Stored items
⟨
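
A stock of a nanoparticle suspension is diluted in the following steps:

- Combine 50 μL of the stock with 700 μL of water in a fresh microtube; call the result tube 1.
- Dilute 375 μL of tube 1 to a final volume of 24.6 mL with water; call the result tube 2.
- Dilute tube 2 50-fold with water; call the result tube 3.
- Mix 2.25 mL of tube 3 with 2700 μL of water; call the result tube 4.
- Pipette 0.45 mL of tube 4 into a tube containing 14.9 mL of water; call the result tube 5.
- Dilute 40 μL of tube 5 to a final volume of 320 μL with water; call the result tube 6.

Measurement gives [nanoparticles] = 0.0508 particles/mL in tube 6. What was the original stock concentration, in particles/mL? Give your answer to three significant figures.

1.50 × 10^6 particles/mL

Step 1: 50 μL + 700 μL = 750 μL total → factor 750/50 = 15
Step 2: 375 μL brought to 24.6 mL → factor 24600/375 = 65.6
Step 3: 50-fold → factor 50
Step 4: 2.25 mL + 2700 μL = 4.95 mL total → factor 4.95/2.25 = 2.2
Step 5: 0.45 mL + 14.9 mL = 15.35 mL total → factor 15.35/0.45 = 34.111
Step 6: 40 μL brought to 320 μL → factor 320/40 = 8
Overall dilution factor = 15 × 65.6 × 50 × 2.2 × 34.111 × 8 = 2.9537 × 10^7
Stock = 0.0508 particles/mL × 2.9537 × 10^7 = 1.50 × 10^6 particles/mL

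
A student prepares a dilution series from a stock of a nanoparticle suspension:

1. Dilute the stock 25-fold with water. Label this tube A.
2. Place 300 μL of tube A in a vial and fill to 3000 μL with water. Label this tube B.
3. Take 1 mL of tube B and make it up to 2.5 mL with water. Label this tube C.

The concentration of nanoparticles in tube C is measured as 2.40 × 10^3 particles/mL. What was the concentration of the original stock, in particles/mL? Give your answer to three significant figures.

Step 1: 25-fold → factor 25
Step 2: 300 μL brought to 3000 μL → factor 3000/300 = 10
Step 3: 1 mL brought to 2.5 mL → factor 2.5/1 = 2.5
Overall dilution factor = 25 × 10 × 2.5 = 625
Stock = 2.40 × 10^3 particles/mL × 625 = 1.50 × 10^6 particles/mL

1.50 × 10^6 particles/mL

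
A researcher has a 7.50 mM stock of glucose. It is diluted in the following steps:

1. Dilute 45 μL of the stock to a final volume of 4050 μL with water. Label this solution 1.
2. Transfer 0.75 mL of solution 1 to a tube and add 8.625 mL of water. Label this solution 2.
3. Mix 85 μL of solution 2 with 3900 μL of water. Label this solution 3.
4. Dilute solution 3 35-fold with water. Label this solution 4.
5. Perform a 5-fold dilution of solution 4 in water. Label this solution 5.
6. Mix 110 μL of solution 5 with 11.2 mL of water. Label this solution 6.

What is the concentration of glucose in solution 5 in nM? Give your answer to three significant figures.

Step 1: 45 μL brought to 4050 μL → factor 4050/45 = 90
Step 2: 0.75 mL + 8.625 mL = 9.375 mL total → factor 9.375/0.75 = 12.5
Step 3: 85 μL + 3900 μL = 3985 μL total → factor 3985/85 = 46.882
Step 4: 35-fold → factor 35
Step 5: 5-fold → factor 5
Dilution factor through solution 5 = 90 × 12.5 × 46.882 × 35 × 5 = 9.23 × 10^6
[solution 5] = 7.50 mM / 9.23 × 10^6 = 8.126 × 10^-7 mM = 0.813 nM

0.813 nM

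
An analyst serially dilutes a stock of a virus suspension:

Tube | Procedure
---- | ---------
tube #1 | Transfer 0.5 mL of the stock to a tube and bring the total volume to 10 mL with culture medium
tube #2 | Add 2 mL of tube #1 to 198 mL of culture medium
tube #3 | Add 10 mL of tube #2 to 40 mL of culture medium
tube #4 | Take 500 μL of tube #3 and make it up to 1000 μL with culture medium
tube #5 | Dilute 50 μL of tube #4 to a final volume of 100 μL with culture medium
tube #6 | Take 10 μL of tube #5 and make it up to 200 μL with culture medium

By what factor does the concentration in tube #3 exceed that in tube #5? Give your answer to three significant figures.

Step 1: 0.5 mL brought to 10 mL → factor 10/0.5 = 20
Step 2: 2 mL + 198 mL = 200 mL total → factor 200/2 = 100
Step 3: 10 mL + 40 mL = 50 mL total → factor 50/10 = 5
Step 4: 500 μL brought to 1000 μL → factor 1000/500 = 2
Step 5: 50 μL brought to 100 μL → factor 100/50 = 2
Dilution factor to tube #3 = 10000; to tube #5 = 40000
[tube #3]/[tube #5] = (factor to tube #5)/(factor to tube #3) = 40000/10000 = 4.00

4.00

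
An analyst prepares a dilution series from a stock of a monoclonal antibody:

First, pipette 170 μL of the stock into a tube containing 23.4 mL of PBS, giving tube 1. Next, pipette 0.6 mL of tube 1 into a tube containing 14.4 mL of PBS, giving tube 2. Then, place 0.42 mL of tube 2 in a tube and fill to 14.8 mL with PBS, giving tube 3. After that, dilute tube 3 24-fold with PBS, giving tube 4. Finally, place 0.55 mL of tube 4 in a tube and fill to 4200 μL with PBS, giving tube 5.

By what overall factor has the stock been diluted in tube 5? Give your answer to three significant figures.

2.24 × 10^7

Step 1: 170 μL + 23.4 mL = 23570 μL total → factor 23570/170 = 138.65
Step 2: 0.6 mL + 14.4 mL = 15 mL total → factor 15/0.6 = 25
Step 3: 0.42 mL brought to 14.8 mL → factor 14.8/0.42 = 35.238
Step 4: 24-fold → factor 24
Step 5: 0.55 mL brought to 4200 μL → factor 4.2/0.55 = 7.6364
Overall dilution factor = 138.65 × 25 × 35.238 × 24 × 7.6364 = 2.2385 × 10^7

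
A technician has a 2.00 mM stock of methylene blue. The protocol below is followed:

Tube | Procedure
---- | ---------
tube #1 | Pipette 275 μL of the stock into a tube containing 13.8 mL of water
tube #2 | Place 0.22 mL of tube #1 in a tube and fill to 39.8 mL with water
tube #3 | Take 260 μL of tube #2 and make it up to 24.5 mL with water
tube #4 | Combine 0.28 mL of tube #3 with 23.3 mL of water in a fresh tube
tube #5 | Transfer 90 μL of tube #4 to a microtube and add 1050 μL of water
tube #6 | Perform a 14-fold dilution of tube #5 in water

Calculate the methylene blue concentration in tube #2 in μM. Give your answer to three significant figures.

Step 1: 275 μL + 13.8 mL = 14075 μL total → factor 14075/275 = 51.182
Step 2: 0.22 mL brought to 39.8 mL → factor 39.8/0.22 = 180.91
Dilution factor through tube #2 = 51.182 × 180.91 = 9259.3
[tube #2] = 2.00 mM / 9259.3 = 0.0002160 mM = 0.216 μM

0.216 μM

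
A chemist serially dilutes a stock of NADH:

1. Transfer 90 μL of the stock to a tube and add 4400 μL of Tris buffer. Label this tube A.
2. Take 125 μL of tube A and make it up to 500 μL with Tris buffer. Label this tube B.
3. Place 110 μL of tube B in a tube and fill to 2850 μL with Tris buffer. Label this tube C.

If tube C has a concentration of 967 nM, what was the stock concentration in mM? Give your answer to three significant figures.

Step 1: 90 μL + 4400 μL = 4490 μL total → factor 4490/90 = 49.889
Step 2: 125 μL brought to 500 μL → factor 500/125 = 4
Step 3: 110 μL brought to 2850 μL → factor 2850/110 = 25.909
Overall dilution factor = 49.889 × 4 × 25.909 = 5170.3
Stock = 967 nM × 5170.3 = 5.000 × 10^6 nM = 5.00 mM

5.00 mM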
⟩
### Directions for this task:
The lines from the top of the data above down to the line containing "2. Place 300" are to be copied exactly; no other line should appear.

### Answer for this exercise:
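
A stock of a nanoparticle suspension is diluted in the following steps:

- Combine 50 μL of the stock with 700 μL of water in a fresh microtube; call the result tube 1.
- Dilute 375 μL of tube 1 to a final volume of 24.6 mL with water; call the result tube 2.
- Dilute tube 2 50-fold with water; call the result tube 3.
- Mix 2.25 mL of tube 3 with 2700 μL of water; call the result tube 4.
- Pipette 0.45 mL of tube 4 into a tube containing 14.9 mL of water; call the result tube 5.
- Dilute 40 μL of tube 5 to a final volume of 320 μL with water; call the result tube 6.

Measurement gives [nanoparticles] = 0.0508 particles/mL in tube 6. What was the original stock concentration, in particles/mL? Give your answer to three significant figures.

1.50 × 10^6 particles/mL

Step 1: 50 μL + 700 μL = 750 μL total → factor 750/50 = 15
Step 2: 375 μL brought to 24.6 mL → factor 24600/375 = 65.6
Step 3: 50-fold → factor 50
Step 4: 2.25 mL + 2700 μL = 4.95 mL total → factor 4.95/2.25 = 2.2
Step 5: 0.45 mL + 14.9 mL = 15.35 mL total → factor 15.35/0.45 = 34.111
Step 6: 40 μL brought to 320 μL → factor 320/40 = 8
Overall dilution factor = 15 × 65.6 × 50 × 2.2 × 34.111 × 8 = 2.9537 × 10^7
Stock = 0.0508 particles/mL × 2.9537 × 10^7 = 1.50 × 10^6 particles/mL

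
A student prepares a dilution series from a stock of a nanoparticle suspension:

1. Dilute the stock 25-fold with water. Label this tube A.
2. Place 300 μL of tube A in a vial and fill to 3000 μL with water. Label this tube B.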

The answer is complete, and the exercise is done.